• WORK ORDER:
Set down, in full, every record in the block.

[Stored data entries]
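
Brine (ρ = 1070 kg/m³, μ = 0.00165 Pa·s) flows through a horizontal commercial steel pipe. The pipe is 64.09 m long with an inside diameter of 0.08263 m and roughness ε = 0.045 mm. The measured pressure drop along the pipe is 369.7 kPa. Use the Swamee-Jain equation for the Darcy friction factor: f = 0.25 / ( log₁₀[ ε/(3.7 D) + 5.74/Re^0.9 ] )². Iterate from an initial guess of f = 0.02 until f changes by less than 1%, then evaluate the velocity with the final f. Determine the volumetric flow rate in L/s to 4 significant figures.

Rearranging Darcy-Weisbach: V = √(2·ΔP·D/(f·L·ρ)). With ε/D = 4.5e-05/0.08263 = 0.000545, iterate starting from f = 0.02:
  f = 0.02 → V = √(2·3.697e+05·0.08263/(0.02·64.09·1070)) = 6.674 m/s; Re = ρVD/μ = 3.576e+05; f → 0.01837
  f = 0.01837 → V = 6.963 m/s; Re = 3.731e+05; f → 0.01833
Converged (Δf/f < 1%). With the final f = 0.01833: V = √(2·3.697e+05·0.08263/(0.01833·64.09·1070)) = 6.972 m/s.
Q = V·A = 6.972·(π/4·0.08263²) = 0.03739 m³/s = 37.39 L/s.

Q ≈ 37.39 L/s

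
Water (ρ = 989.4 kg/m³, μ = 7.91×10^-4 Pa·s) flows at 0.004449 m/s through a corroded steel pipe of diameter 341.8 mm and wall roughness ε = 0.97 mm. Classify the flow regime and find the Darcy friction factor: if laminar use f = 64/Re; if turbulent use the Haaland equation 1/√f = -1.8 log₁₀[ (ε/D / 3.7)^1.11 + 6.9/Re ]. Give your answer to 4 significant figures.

Re = ρVD/μ = 989.4·0.004449·0.3418/0.000791 = 1902.
Re < 2300 → laminar, so f = 64/Re = 0.03365 (roughness is irrelevant in laminar flow).

f ≈ 0.03365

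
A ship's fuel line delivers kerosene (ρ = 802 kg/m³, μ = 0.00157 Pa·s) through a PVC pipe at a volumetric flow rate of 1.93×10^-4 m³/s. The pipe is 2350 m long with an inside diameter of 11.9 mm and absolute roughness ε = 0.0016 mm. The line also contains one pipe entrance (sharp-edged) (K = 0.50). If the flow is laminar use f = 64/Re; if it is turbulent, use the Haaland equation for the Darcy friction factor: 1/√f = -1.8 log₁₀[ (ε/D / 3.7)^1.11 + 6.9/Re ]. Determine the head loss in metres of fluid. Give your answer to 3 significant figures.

Cross-sectional area A = πD²/4 = π(0.0119)²/4 = 0.0001112 m²; mean velocity V = Q/A = 0.000193/0.0001112 = 1.735 m/s.
Reynolds number Re = ρVD/μ = 802 · 1.735 · 0.0119 / 0.00157 = 1.055e+04.
Re > 4000 → turbulent. Relative roughness ε/D = 1.6e-06/0.0119 = 0.000134. Haaland: 1/√f = -1.8 log₁₀[(0.000134/3.7)^1.11 + 6.9/1.055e+04] = -1.8 log₁₀[1.18e-05 + 0.000654] = 5.718, so f = 0.03059.
Total minor-loss coefficient ΣK = 1·0.5 = 0.5.
ΔP = [f·L/D + ΣK]·(ρV²/2) = [0.03059·2350/0.0119 + 0.5]·(802·1.735²/2) = [6040 + 0.5]·1208 = 7.294e+06 Pa.
Head loss h_f = ΔP/(ρg) = 7.294e+06/(802·9.81) = 927 m.

h_f ≈ 927 m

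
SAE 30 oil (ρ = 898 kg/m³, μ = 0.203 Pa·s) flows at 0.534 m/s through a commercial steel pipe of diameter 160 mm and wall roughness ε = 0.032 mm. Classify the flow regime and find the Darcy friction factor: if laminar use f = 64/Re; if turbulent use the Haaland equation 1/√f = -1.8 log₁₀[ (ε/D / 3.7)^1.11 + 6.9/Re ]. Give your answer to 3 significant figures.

f ≈ 0.169

Re = ρVD/μ = 898·0.534·0.16/0.203 = 378.
Re < 2300 → laminar, so f = 64/Re = 0.1693 (roughness is irrelevant in laminar flow).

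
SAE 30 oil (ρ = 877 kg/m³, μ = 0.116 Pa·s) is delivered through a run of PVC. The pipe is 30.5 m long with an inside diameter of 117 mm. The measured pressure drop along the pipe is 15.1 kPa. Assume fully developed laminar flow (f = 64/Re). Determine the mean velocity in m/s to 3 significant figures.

For laminar flow, f = 64/Re with Re = ρVD/μ, so Darcy-Weisbach reduces to ΔP = 32μLV/D². Solving for V: V = ΔP·D²/(32μL) = 1.51e+04·(0.117)²/(32·0.116·30.5) = 1.826 m/s.
Check: Re = ρVD/μ = 877·1.826·0.117/0.116 = 1615 < 2300, so the laminar assumption holds.

V ≈ 1.83 m/s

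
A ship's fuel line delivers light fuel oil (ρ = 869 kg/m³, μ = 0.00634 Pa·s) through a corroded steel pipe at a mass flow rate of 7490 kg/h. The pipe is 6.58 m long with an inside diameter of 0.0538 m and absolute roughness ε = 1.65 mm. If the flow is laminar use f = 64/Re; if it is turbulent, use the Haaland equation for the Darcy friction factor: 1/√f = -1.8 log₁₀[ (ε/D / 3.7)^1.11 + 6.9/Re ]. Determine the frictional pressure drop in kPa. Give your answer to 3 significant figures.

ṁ = 7490 kg/h = 7490/3600 = 2.081 kg/s.
A = πD²/4 = π(0.0538)²/4 = 0.002273 m²; mean velocity V = ṁ/(ρA) = 2.081/(869 · 0.002273) = 1.053 m/s.
Reynolds number Re = ρVD/μ = 869 · 1.053 · 0.0538 / 0.00634 = 7766.
Re > 4000 → turbulent. Relative roughness ε/D = 0.00165/0.0538 = 0.0307. Haaland: 1/√f = -1.8 log₁₀[(0.0307/3.7)^1.11 + 6.9/7766] = -1.8 log₁₀[0.00489 + 0.000888] = 4.028, so f = 0.06162.
Darcy-Weisbach: ΔP = f(L/D)(ρV²/2) = 0.06162·(6.58/0.0538)·(869·1.053²/2) = 0.06162·122.3·481.9 = 3632 Pa.
ΔP = 3632 Pa = 3.63 kPa.

ΔP ≈ 3.63 kPa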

• ANSWER BOX:
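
Brine (ρ = 1070 kg/m³, μ = 0.00165 Pa·s) flows through a horizontal commercial steel pipe. The pipe is 64.09 m long with an inside diameter of 0.08263 m and roughness ε = 0.045 mm. The measured pressure drop along the pipe is 369.7 kPa. Use the Swamee-Jain equation for the Darcy friction factor: f = 0.25 / ( log₁₀[ ε/(3.7 D) + 5.74/Re^0.9 ] )². Iterate from an initial guess of f = 0.02 until f changes by less than 1%, then evaluate the velocity with the final f. Determine the volumetric flow rate in L/s to 4 significant figures.

Rearranging Darcy-Weisbach: V = √(2·ΔP·D/(f·L·ρ)). With ε/D = 4.5e-05/0.08263 = 0.000545, iterate starting from f = 0.02:
  f = 0.02 → V = √(2·3.697e+05·0.08263/(0.02·64.09·1070)) = 6.674 m/s; Re = ρVD/μ = 3.576e+05; f → 0.01837
  f = 0.01837 → V = 6.963 m/s; Re = 3.731e+05; f → 0.01833
Converged (Δf/f < 1%). With the final f = 0.01833: V = √(2·3.697e+05·0.08263/(0.01833·64.09·1070)) = 6.972 m/s.
Q = V·A = 6.972·(π/4·0.08263²) = 0.03739 m³/s = 37.39 L/s.

Q ≈ 37.39 L/s

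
Water (ρ = 989.4 kg/m³, μ = 7.91×10^-4 Pa·s) flows at 0.004449 m/s through a corroded steel pipe of diameter 341.8 mm and wall roughness ε = 0.97 mm. Classify the flow regime and find the Darcy friction factor: if laminar use f = 64/Re; if turbulent use the Haaland equation 1/√f = -1.8 log₁₀[ (ε/D / 3.7)^1.11 + 6.9/Re ]. Give your answer to 4 significant figures.

Re = ρVD/μ = 989.4·0.004449·0.3418/0.000791 = 1902.
Re < 2300 → laminar, so f = 64/Re = 0.03365 (roughness is irrelevant in laminar flow).

f ≈ 0.03365

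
A ship's fuel line delivers kerosene (ρ = 802 kg/m³, μ = 0.00157 Pa·s) through a PVC pipe at a volumetric flow rate of 1.93×10^-4 m³/s. The pipe is 2350 m long with an inside diameter of 11.9 mm and absolute roughness ε = 0.0016 mm. The line also contains one pipe entrance (sharp-edged) (K = 0.50). If the flow is laminar use f = 64/Re; if it is turbulent, use the Haaland equation for the Darcy friction factor: 1/√f = -1.8 log₁₀[ (ε/D / 3.7)^1.11 + 6.9/Re ]. Determine the head loss in metres of fluid. Give your answer to 3 significant figures.

Cross-sectional area A = πD²/4 = π(0.0119)²/4 = 0.0001112 m²; mean velocity V = Q/A = 0.000193/0.0001112 = 1.735 m/s.
Reynolds number Re = ρVD/μ = 802 · 1.735 · 0.0119 / 0.00157 = 1.055e+04.
Re > 4000 → turbulent. Relative roughness ε/D = 1.6e-06/0.0119 = 0.000134. Haaland: 1/√f = -1.8 log₁₀[(0.000134/3.7)^1.11 + 6.9/1.055e+04] = -1.8 log₁₀[1.18e-05 + 0.000654] = 5.718, so f = 0.03059.
Total minor-loss coefficient ΣK = 1·0.5 = 0.5.
ΔP = [f·L/D + ΣK]·(ρV²/2) = [0.03059·2350/0.0119 + 0.5]·(802·1.735²/2) = [6040 + 0.5]·1208 = 7.294e+06 Pa.
Head loss h_f = ΔP/(ρg) = 7.294e+06/(802·9.81) = 927 m.

h_f ≈ 927 m

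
SAE 30 oil (ρ = 898 kg/m³, μ = 0.203 Pa·s) flows at 0.534 m/s through a commercial steel pipe of diameter 160 mm and wall roughness ε = 0.032 mm. Classify the flow regime and find the Darcy friction factor: if laminar use f = 64/Re; if turbulent use the Haaland equation 1/√f = -1.8 log₁₀[ (ε/D / 3.7)^1.11 + 6.9/Re ]. Give your answer to 3 significant figures.

f ≈ 0.169

Re = ρVD/μ = 898·0.534·0.16/0.203 = 378.
Re < 2300 → laminar, so f = 64/Re = 0.1693 (roughness is irrelevant in laminar flow).

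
SAE 30 oil (ρ = 877 kg/m³, μ = 0.116 Pa·s) is delivered through a run of PVC. The pipe is 30.5 m long with an inside diameter of 117 mm. The measured pressure drop along the pipe is 15.1 kPa. Assume fully developed laminar flow (f = 64/Re). Determine the mean velocity in m/s to 3 significant figures.

For laminar flow, f = 64/Re with Re = ρVD/μ, so Darcy-Weisbach reduces to ΔP = 32μLV/D². Solving for V: V = ΔP·D²/(32μL) = 1.51e+04·(0.117)²/(32·0.116·30.5) = 1.826 m/s.
Check: Re = ρVD/μ = 877·1.826·0.117/0.116 = 1615 < 2300, so the laminar assumption holds.

V ≈ 1.83 m/s

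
A ship's fuel line delivers light fuel oil (ρ = 869 kg/m³, μ = 0.00634 Pa·s) through a corroded steel pipe at a mass flow rate of 7490 kg/h. The pipe is 6.58 m long with an inside diameter of 0.0538 m and absolute roughness ε = 1.65 mm. If the flow is laminar use f = 64/Re; if it is turbulent, use the Haaland equation for the Darcy friction factor: 1/√f = -1.8 log₁₀[ (ε/D / 3.7)^1.11 + 6.9/Re ]. Determine the frictional pressure drop in kPa. Give your answer to 3 significant figures.

ṁ = 7490 kg/h = 7490/3600 = 2.081 kg/s.
A = πD²/4 = π(0.0538)²/4 = 0.002273 m²; mean velocity V = ṁ/(ρA) = 2.081/(869 · 0.002273) = 1.053 m/s.
Reynolds number Re = ρVD/μ = 869 · 1.053 · 0.0538 / 0.00634 = 7766.
Re > 4000 → turbulent. Relative roughness ε/D = 0.00165/0.0538 = 0.0307. Haaland: 1/√f = -1.8 log₁₀[(0.0307/3.7)^1.11 + 6.9/7766] = -1.8 log₁₀[0.00489 + 0.000888] = 4.028, so f = 0.06162.
Darcy-Weisbach: ΔP = f(L/D)(ρV²/2) = 0.06162·(6.58/0.0538)·(869·1.053²/2) = 0.06162·122.3·481.9 = 3632 Pa.
ΔP = 3632 Pa = 3.63 kPa.

ΔP ≈ 3.63 kPa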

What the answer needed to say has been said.